EXERCISE DESCRIPTION: Every record that follows must be set down word for word.
═══ RECORDS PROVIDED ═══
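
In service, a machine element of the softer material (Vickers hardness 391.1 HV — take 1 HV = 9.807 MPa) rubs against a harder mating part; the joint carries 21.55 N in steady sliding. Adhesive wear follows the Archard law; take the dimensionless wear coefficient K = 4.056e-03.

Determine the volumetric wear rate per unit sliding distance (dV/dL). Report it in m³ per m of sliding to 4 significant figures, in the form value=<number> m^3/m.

value=2.279e-11 m^3/m

All arithmetic runs at full precision; intermediates are displayed rounded, and rounded once at the end: four significant digits.
Hardness H = 391.1 HV × 9.807 MPa/HV = 3836 MPa = 3.836e+09 Pa.
Collected in SI base units: W = 21.55 N, H = 3.836e+09 Pa, K = 4.056e-03.
Volumetric rate dV/dL = K·W/H, so: 4.056e-03 · 21.55 / 3.836e+09 = 2.279e-11 m³/m.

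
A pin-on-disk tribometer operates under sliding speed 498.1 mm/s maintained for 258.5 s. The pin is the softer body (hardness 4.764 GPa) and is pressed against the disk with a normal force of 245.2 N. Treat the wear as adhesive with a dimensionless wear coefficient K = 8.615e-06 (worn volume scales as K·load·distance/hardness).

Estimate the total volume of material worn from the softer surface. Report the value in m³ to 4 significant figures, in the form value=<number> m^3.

value=5.709e-11 m^3

All working math maintains exact precision — printed values are rounded — a lone final rounding, at 4 significant digits.
Sliding speed v = 498.1 mm/s = 0.4981 m/s. Path length L = v·t = 0.4981 m/s × 258.5 s = 128.8 m.
Hardness H = 4.764 GPa = 4.764e+09 Pa.
As SI base values: W = 245.2 N, H = 4.764e+09 Pa, K = 8.615e-06.
By Archard's law, V = K·W·L/H = 8.615e-06 · 245.2 · 128.8 / 4.764e+09 = 5.709e-11 m³.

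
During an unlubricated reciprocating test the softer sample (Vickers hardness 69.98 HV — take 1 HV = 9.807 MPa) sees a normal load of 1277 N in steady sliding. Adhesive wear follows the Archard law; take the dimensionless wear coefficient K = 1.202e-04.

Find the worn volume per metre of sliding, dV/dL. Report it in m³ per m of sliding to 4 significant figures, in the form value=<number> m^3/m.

Intermediate values are shown rounded — each operation runs at exact precision. Rounded just once to four significant figures.
Hardness H = 69.98 HV × 9.807 MPa/HV = 686.3 MPa = 6.863e+08 Pa.
SI base units throughout: W = 1277 N, H = 6.863e+08 Pa, K = 1.202e-04.
Rate of wear dV/dL = K·W/H (independent of L): 1.202e-04 · 1277 / 6.863e+08 = 2.237e-10 m³/m.

value=2.237e-10 m^3/m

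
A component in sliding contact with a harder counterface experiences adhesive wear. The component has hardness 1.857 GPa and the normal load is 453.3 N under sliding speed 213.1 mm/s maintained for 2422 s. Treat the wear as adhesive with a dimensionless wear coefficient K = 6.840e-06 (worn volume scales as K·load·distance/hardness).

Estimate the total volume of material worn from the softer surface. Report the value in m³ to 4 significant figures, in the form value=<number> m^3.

The intermediates are printed rounded — the computation maintains full precision — rounded once at the end to 4 significant figures.
Sliding speed v = 213.1 mm/s = 0.2131 m/s. Distance L = v·t = 0.2131 m/s × 2422 s = 516.1 m.
Hardness H = 1.857 GPa = 1.857e+09 Pa.
In SI base units, W = 453.3 N, H = 1.857e+09 Pa, K = 6.840e-06.
Worn volume V = K·W·L/H = 6.840e-06 · 453.3 · 516.1 / 1.857e+09 = 8.618e-10 m³.

value=8.618e-10 m^3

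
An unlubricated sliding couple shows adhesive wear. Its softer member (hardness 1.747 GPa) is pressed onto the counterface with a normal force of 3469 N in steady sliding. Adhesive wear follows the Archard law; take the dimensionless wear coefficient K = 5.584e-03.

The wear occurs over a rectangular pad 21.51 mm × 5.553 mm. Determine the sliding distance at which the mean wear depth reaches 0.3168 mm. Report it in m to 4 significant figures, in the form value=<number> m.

All arithmetic carries exact precision; intermediates are shown rounded. Rounded just once: 4 significant figures.
Convert: Hardness H = 1.747 GPa = 1.747e+09 Pa.
Convert: Pad sides 21.51 mm × 5.553 mm = 0.02151 m × 0.005553 m. Contact area A = 0.02151 m × 0.005553 m = 1.194e-04 m².
Convert: Depth limit h_lim = 0.3168 mm = 3.168e-04 m.
Collected in SI base units: W = 3469 N, H = 1.747e+09 Pa, K = 5.584e-03.
Wearable volume V_lim = h_lim·A = 3.168e-04 · 1.194e-04 = 3.784e-08 m³.
Life L = V_lim·H/(K·W) = 3.784e-08 · 1.747e+09 / (5.584e-03 · 3469) = 3.413 m.

value=3.413 m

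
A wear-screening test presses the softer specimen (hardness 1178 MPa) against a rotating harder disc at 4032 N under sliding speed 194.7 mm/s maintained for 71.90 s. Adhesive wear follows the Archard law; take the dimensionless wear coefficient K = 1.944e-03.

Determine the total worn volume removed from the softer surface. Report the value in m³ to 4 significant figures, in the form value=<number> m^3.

value=9.315e-08 m^3

All working math maintains full float precision. Displayed values are rounded — one last rounding to 4 significant figures.
Convert: Sliding speed v = 194.7 mm/s = 0.1947 m/s. Total distance L = v·t = 0.1947 m/s × 71.90 s = 14.00 m.
Convert: Hardness H = 1178 MPa = 1.178e+09 Pa.
In SI base units, W = 4032 N, H = 1.178e+09 Pa, K = 1.944e-03.
Apply Archard: V = K·W·L/H = 1.944e-03 · 4032 · 14.00 / 1.178e+09 = 9.315e-08 m³.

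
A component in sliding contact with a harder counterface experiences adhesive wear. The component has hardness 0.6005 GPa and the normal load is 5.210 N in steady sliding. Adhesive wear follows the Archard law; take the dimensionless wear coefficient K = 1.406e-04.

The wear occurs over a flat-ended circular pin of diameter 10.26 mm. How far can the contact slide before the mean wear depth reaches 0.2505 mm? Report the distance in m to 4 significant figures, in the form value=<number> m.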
═══
TASK RESPONSE:
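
In service, a machine element of the softer material (Vickers hardness 391.1 HV — take 1 HV = 9.807 MPa) rubs against a harder mating part; the joint carries 21.55 N in steady sliding. Adhesive wear follows the Archard law; take the dimensionless wear coefficient K = 4.056e-03.

Determine the volumetric wear rate per unit sliding distance (dV/dL). Report it in m³ per m of sliding to 4 significant figures, in the form value=<number> m^3/m.

value=2.279e-11 m^3/m

All arithmetic runs at full precision; intermediates are displayed rounded, and rounded once at the end: four significant digits.
Hardness H = 391.1 HV × 9.807 MPa/HV = 3836 MPa = 3.836e+09 Pa.
Collected in SI base units: W = 21.55 N, H = 3.836e+09 Pa, K = 4.056e-03.
Volumetric rate dV/dL = K·W/H, so: 4.056e-03 · 21.55 / 3.836e+09 = 2.279e-11 m³/m.

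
A pin-on-disk tribometer operates under sliding speed 498.1 mm/s maintained for 258.5 s. The pin is the softer body (hardness 4.764 GPa) and is pressed against the disk with a normal force of 245.2 N. Treat the wear as adhesive with a dimensionless wear coefficient K = 8.615e-06 (worn volume scales as K·load·distance/hardness).

Estimate the total volume of material worn from the softer surface. Report the value in m³ to 4 significant figures, in the form value=<number> m^3.

value=5.709e-11 m^3

All working math maintains exact precision — printed values are rounded — a lone final rounding, at 4 significant digits.
Sliding speed v = 498.1 mm/s = 0.4981 m/s. Path length L = v·t = 0.4981 m/s × 258.5 s = 128.8 m.
Hardness H = 4.764 GPa = 4.764e+09 Pa.
As SI base values: W = 245.2 N, H = 4.764e+09 Pa, K = 8.615e-06.
By Archard's law, V = K·W·L/H = 8.615e-06 · 245.2 · 128.8 / 4.764e+09 = 5.709e-11 m³.

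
During an unlubricated reciprocating test the softer sample (Vickers hardness 69.98 HV — take 1 HV = 9.807 MPa) sees a normal load of 1277 N in steady sliding. Adhesive wear follows the Archard law; take the dimensionless wear coefficient K = 1.202e-04.

Find the worn volume per metre of sliding, dV/dL. Report it in m³ per m of sliding to 4 significant figures, in the form value=<number> m^3/m.

Intermediate values are shown rounded — each operation runs at exact precision. Rounded just once to four significant figures.
Hardness H = 69.98 HV × 9.807 MPa/HV = 686.3 MPa = 6.863e+08 Pa.
SI base units throughout: W = 1277 N, H = 6.863e+08 Pa, K = 1.202e-04.
Rate of wear dV/dL = K·W/H (independent of L): 1.202e-04 · 1277 / 6.863e+08 = 2.237e-10 m³/m.

value=2.237e-10 m^3/m

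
A component in sliding contact with a harder counterface experiences adhesive wear. The component has hardness 1.857 GPa and the normal load is 453.3 N under sliding speed 213.1 mm/s maintained for 2422 s. Treat the wear as adhesive with a dimensionless wear coefficient K = 6.840e-06 (worn volume scales as K·load·distance/hardness).

Estimate the total volume of material worn from the softer surface. Report the value in m³ to 4 significant figures, in the form value=<number> m^3.

The intermediates are printed rounded — the computation maintains full precision — rounded once at the end to 4 significant figures.
Sliding speed v = 213.1 mm/s = 0.2131 m/s. Distance L = v·t = 0.2131 m/s × 2422 s = 516.1 m.
Hardness H = 1.857 GPa = 1.857e+09 Pa.
In SI base units, W = 453.3 N, H = 1.857e+09 Pa, K = 6.840e-06.
Worn volume V = K·W·L/H = 6.840e-06 · 453.3 · 516.1 / 1.857e+09 = 8.618e-10 m³.

value=8.618e-10 m^3

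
An unlubricated sliding couple shows adhesive wear. Its softer member (hardness 1.747 GPa) is pressed onto the counterface with a normal force of 3469 N in steady sliding. Adhesive wear follows the Archard law; take the dimensionless wear coefficient K = 5.584e-03.

The wear occurs over a rectangular pad 21.51 mm × 5.553 mm. Determine the sliding distance at which the mean wear depth reaches 0.3168 mm. Report it in m to 4 significant figures, in the form value=<number> m.

All arithmetic carries exact precision; intermediates are shown rounded. Rounded just once: 4 significant figures.
Convert: Hardness H = 1.747 GPa = 1.747e+09 Pa.
Convert: Pad sides 21.51 mm × 5.553 mm = 0.02151 m × 0.005553 m. Contact area A = 0.02151 m × 0.005553 m = 1.194e-04 m².
Convert: Depth limit h_lim = 0.3168 mm = 3.168e-04 m.
Collected in SI base units: W = 3469 N, H = 1.747e+09 Pa, K = 5.584e-03.
Wearable volume V_lim = h_lim·A = 3.168e-04 · 1.194e-04 = 3.784e-08 m³.
Life L = V_lim·H/(K·W) = 3.784e-08 · 1.747e+09 / (5.584e-03 · 3469) = 3.413 m.

value=3.413 m

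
A wear-screening test presses the softer specimen (hardness 1178 MPa) against a rotating harder disc at 4032 N under sliding speed 194.7 mm/s maintained for 71.90 s. Adhesive wear follows the Archard law; take the dimensionless wear coefficient K = 1.944e-03.

Determine the total worn volume removed from the softer surface. Report the value in m³ to 4 significant figures, in the form value=<number> m^3.

value=9.315e-08 m^3

All working math maintains full float precision. Displayed values are rounded — one last rounding to 4 significant figures.
Convert: Sliding speed v = 194.7 mm/s = 0.1947 m/s. Total distance L = v·t = 0.1947 m/s × 71.90 s = 14.00 m.
Convert: Hardness H = 1178 MPa = 1.178e+09 Pa.
In SI base units, W = 4032 N, H = 1.178e+09 Pa, K = 1.944e-03.
Apply Archard: V = K·W·L/H = 1.944e-03 · 4032 · 14.00 / 1.178e+09 = 9.315e-08 m³.

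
A component in sliding contact with a harder counterface experiences adhesive wear. The component has hardness 0.6005 GPa and the normal load is 5.210 N in steady sliding. Adhesive wear follows the Archard law; take the dimensionless wear coefficient K = 1.406e-04.

The wear occurs over a flat-ended circular pin of diameter 10.26 mm. How far can the contact slide before the mean wear depth reaches 0.2505 mm? Report the distance in m to 4 significant figures, in the form value=<number> m.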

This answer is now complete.